**Task prompt**.
Every line below that holds the string "operator" should be copied out.

Saved entries:
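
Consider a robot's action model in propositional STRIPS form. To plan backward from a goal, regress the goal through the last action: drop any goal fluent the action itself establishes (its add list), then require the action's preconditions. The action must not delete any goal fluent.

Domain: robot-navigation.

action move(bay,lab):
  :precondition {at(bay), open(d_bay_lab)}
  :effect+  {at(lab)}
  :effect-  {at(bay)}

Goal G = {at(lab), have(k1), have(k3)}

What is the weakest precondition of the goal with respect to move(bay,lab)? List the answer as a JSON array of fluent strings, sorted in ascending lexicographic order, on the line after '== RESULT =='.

Compute (G \ add) ∪ pre:
  G ∩ del = {}  (empty — regression defined)
  G \ add = {at(lab), have(k1), have(k3)} \ {at(lab)} = {have(k1), have(k3)}
  ∪ pre   = {have(k1), have(k3)} ∪ {at(bay), open(d_bay_lab)}
          = {at(bay), have(k1), have(k3), open(d_bay_lab)}

== RESULT ==
["at(bay)", "have(k1)", "have(k3)", "open(d_bay_lab)"]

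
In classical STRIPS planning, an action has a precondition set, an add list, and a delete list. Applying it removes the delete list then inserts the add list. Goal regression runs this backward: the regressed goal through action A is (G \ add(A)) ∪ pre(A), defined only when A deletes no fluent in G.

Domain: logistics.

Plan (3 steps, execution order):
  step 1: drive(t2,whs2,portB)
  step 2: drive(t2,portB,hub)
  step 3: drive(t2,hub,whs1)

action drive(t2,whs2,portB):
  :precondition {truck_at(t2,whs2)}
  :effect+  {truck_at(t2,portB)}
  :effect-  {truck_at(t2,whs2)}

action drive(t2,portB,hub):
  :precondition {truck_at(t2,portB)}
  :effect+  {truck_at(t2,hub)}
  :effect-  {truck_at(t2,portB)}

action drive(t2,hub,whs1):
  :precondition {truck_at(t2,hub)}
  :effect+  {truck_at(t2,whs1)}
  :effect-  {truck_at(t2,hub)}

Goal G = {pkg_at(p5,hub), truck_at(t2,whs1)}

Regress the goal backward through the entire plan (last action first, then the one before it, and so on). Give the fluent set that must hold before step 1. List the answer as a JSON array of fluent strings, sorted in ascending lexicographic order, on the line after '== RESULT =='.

Regress step by step:
  through step 3 (drive(t2,hub,whs1)): drop {truck_at(t2,whs1)}, keep {pkg_at(p5,hub)}, require {truck_at(t2,hub)}
    → {pkg_at(p5,hub), truck_at(t2,hub)}
  through step 2 (drive(t2,portB,hub)): drop {truck_at(t2,hub)}, keep {pkg_at(p5,hub)}, require {truck_at(t2,portB)}
    → {pkg_at(p5,hub), truck_at(t2,portB)}
  through step 1 (drive(t2,whs2,portB)): drop {truck_at(t2,portB)}, keep {pkg_at(p5,hub)}, require {truck_at(t2,whs2)}
    → {pkg_at(p5,hub), truck_at(t2,whs2)}

== RESULT ==
["pkg_at(p5,hub)", "truck_at(t2,whs2)"]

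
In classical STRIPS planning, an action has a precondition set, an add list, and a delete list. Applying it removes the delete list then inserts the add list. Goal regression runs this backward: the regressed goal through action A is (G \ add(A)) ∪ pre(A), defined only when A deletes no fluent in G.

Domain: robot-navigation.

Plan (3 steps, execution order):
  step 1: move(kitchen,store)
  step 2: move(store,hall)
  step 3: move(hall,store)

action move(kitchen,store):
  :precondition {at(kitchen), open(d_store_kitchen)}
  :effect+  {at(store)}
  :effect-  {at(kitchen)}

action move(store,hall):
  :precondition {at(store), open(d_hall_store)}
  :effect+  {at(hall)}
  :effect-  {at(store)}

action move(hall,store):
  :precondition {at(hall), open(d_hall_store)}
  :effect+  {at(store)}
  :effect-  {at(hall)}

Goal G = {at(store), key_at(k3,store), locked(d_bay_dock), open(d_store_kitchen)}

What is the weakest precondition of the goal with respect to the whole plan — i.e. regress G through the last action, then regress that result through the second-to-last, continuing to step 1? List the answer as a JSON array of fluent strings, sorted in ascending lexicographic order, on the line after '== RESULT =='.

Regress step by step:
  through step 3 (move(hall,store)): drop {at(store)}, keep {key_at(k3,store), locked(d_bay_dock), open(d_store_kitchen)}, require {at(hall), open(d_hall_store)}
    → {at(hall), key_at(k3,store), locked(d_bay_dock), open(d_hall_store), open(d_store_kitchen)}
  through step 2 (move(store,hall)): drop {at(hall)}, keep {key_at(k3,store), locked(d_bay_dock), open(d_hall_store), open(d_store_kitchen)}, require {at(store), open(d_hall_store)}
    → {at(store), key_at(k3,store), locked(d_bay_dock), open(d_hall_store), open(d_store_kitchen)}
  through step 1 (move(kitchen,store)): drop {at(store)}, keep {key_at(k3,store), locked(d_bay_dock), open(d_hall_store), open(d_store_kitchen)}, require {at(kitchen), open(d_store_kitchen)}
    → {at(kitchen), key_at(k3,store), locked(d_bay_dock), open(d_hall_store), open(d_store_kitchen)}

== RESULT ==
["at(kitchen)", "key_at(k3,store)", "locked(d_bay_dock)", "open(d_hall_store)", "open(d_store_kitchen)"]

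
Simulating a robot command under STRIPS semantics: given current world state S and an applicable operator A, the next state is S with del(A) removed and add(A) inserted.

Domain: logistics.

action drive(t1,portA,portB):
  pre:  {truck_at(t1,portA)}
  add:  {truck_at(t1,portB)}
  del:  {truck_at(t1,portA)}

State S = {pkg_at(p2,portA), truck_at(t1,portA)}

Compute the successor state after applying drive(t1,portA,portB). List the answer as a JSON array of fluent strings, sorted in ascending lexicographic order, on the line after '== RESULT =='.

Compute (S \ del) ∪ add:
  pre ⊆ S: {truck_at(t1,portA)} ⊆ S  — applicable
  S \ del = {pkg_at(p2,portA)}
  ∪ add   = {pkg_at(p2,portA), truck_at(t1,portB)}

== RESULT ==
["pkg_at(p2,portA)", "truck_at(t1,portB)"]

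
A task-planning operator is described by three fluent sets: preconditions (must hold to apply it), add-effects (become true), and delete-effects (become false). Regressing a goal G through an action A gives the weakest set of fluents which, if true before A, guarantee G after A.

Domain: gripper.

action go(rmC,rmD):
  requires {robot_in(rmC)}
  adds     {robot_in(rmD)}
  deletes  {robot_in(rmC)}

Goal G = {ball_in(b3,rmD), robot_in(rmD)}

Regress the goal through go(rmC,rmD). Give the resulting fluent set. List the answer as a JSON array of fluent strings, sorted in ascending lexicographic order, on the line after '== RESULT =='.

Compute (G \ add) ∪ pre:
  G ∩ del = {}  (empty — regression defined)
  G \ add = {ball_in(b3,rmD), robot_in(rmD)} \ {robot_in(rmD)} = {ball_in(b3,rmD)}
  ∪ pre   = {ball_in(b3,rmD)} ∪ {robot_in(rmC)}
          = {ball_in(b3,rmD), robot_in(rmC)}

== RESULT ==
["ball_in(b3,rmD)", "robot_in(rmC)"]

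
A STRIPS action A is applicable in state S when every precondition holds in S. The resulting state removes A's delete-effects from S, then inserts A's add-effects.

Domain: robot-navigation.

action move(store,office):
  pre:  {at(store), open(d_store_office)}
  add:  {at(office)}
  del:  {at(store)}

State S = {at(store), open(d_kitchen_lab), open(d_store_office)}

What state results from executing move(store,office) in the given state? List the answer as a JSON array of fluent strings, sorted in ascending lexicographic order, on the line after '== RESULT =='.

Compute (S \ del) ∪ add:
  pre ⊆ S: {at(store), open(d_store_office)} ⊆ S  — applicable
  S \ del = {open(d_kitchen_lab), open(d_store_office)}
  ∪ add   = {at(office), open(d_kitchen_lab), open(d_store_office)}

== RESULT ==
["at(office)", "open(d_kitchen_lab)", "open(d_store_office)"]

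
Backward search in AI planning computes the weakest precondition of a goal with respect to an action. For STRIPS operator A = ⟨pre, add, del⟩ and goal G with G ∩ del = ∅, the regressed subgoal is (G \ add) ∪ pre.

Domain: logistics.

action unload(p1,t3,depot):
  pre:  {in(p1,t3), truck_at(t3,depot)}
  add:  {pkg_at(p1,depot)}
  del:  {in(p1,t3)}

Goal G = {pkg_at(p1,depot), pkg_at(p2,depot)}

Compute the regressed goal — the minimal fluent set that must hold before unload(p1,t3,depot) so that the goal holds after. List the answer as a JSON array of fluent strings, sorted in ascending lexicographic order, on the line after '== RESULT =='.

Regress:
  G ∩ del = {}  (empty — regression defined)
  G \ add = {pkg_at(p1,depot), pkg_at(p2,depot)} \ {pkg_at(p1,depot)} = {pkg_at(p2,depot)}
  ∪ pre   = {pkg_at(p2,depot)} ∪ {in(p1,t3), truck_at(t3,depot)}
          = {in(p1,t3), pkg_at(p2,depot), truck_at(t3,depot)}

== RESULT ==
["in(p1,t3)", "pkg_at(p2,depot)", "truck_at(t3,depot)"]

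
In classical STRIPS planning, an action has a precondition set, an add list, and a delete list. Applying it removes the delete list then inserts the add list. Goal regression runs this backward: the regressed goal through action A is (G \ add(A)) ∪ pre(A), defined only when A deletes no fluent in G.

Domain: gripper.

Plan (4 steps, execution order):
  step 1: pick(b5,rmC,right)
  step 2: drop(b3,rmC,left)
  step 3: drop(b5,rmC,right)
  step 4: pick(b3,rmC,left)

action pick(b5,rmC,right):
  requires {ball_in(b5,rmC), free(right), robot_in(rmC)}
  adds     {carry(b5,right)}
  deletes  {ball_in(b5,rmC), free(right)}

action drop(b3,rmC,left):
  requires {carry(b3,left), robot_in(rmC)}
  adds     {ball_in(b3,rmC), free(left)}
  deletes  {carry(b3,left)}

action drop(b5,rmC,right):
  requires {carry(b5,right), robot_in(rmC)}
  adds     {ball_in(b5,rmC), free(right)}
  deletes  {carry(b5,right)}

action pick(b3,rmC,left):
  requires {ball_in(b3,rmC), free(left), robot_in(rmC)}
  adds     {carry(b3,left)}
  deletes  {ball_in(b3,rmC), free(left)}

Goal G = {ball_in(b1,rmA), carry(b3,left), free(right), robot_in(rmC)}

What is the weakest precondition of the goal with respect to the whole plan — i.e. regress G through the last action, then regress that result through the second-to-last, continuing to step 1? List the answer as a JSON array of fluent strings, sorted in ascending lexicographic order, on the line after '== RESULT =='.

Work backward from the goal:
  through step 4 (pick(b3,rmC,left)): drop {carry(b3,left)}, keep {ball_in(b1,rmA), free(right), robot_in(rmC)}, require {ball_in(b3,rmC), free(left), robot_in(rmC)}
    → {ball_in(b1,rmA), ball_in(b3,rmC), free(left), free(right), robot_in(rmC)}
  through step 3 (drop(b5,rmC,right)): drop {free(right)}, keep {ball_in(b1,rmA), ball_in(b3,rmC), free(left), robot_in(rmC)}, require {carry(b5,right), robot_in(rmC)}
    → {ball_in(b1,rmA), ball_in(b3,rmC), carry(b5,right), free(left), robot_in(rmC)}
  through step 2 (drop(b3,rmC,left)): drop {ball_in(b3,rmC), free(left)}, keep {ball_in(b1,rmA), carry(b5,right), robot_in(rmC)}, require {carry(b3,left), robot_in(rmC)}
    → {ball_in(b1,rmA), carry(b3,left), carry(b5,right), robot_in(rmC)}
  through step 1 (pick(b5,rmC,right)): drop {carry(b5,right)}, keep {ball_in(b1,rmA), carry(b3,left), robot_in(rmC)}, require {ball_in(b5,rmC), free(right), robot_in(rmC)}
    → {ball_in(b1,rmA), ball_in(b5,rmC), carry(b3,left), free(right), robot_in(rmC)}

== RESULT ==
["ball_in(b1,rmA)", "ball_in(b5,rmC)", "carry(b3,left)", "free(right)", "robot_in(rmC)"]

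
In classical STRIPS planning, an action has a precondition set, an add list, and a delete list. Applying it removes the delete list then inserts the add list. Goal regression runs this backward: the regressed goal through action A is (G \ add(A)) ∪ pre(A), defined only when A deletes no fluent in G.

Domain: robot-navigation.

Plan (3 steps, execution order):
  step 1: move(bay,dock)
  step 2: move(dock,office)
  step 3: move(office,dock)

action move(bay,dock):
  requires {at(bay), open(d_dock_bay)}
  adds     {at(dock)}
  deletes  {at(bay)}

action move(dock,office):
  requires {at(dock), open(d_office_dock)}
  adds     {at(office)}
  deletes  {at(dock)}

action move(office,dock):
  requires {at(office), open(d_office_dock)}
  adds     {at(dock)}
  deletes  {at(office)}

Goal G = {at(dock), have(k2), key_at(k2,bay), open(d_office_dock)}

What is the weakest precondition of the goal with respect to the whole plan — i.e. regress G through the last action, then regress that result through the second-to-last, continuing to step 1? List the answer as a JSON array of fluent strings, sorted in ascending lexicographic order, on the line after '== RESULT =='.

Work backward from the goal:
  through step 3 (move(office,dock)): drop {at(dock)}, keep {have(k2), key_at(k2,bay), open(d_office_dock)}, require {at(office), open(d_office_dock)}
    → {at(office), have(k2), key_at(k2,bay), open(d_office_dock)}
  through step 2 (move(dock,office)): drop {at(office)}, keep {have(k2), key_at(k2,bay), open(d_office_dock)}, require {at(dock), open(d_office_dock)}
    → {at(dock), have(k2), key_at(k2,bay), open(d_office_dock)}
  through step 1 (move(bay,dock)): drop {at(dock)}, keep {have(k2), key_at(k2,bay), open(d_office_dock)}, require {at(bay), open(d_dock_bay)}
    → {at(bay), have(k2), key_at(k2,bay), open(d_dock_bay), open(d_office_dock)}

== RESULT ==
["at(bay)", "have(k2)", "key_at(k2,bay)", "open(d_dock_bay)", "open(d_office_dock)"]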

**Final answer**.
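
Simulating a robot command under STRIPS semantics: given current world state S and an applicable operator A, the next state is S with del(A) removed and add(A) inserted.
A task-planning operator is described by three fluent sets: preconditions (must hold to apply it), add-effects (become true), and delete-effects (become false). Regressing a goal G through an action A gives the weakest set of fluents which, if true before A, guarantee G after A.
Backward search in AI planning computes the weakest precondition of a goal with respect to an action. For STRIPS operator A = ⟨pre, add, del⟩ and goal G with G ∩ del = ∅, the regressed subgoal is (G \ add) ∪ pre.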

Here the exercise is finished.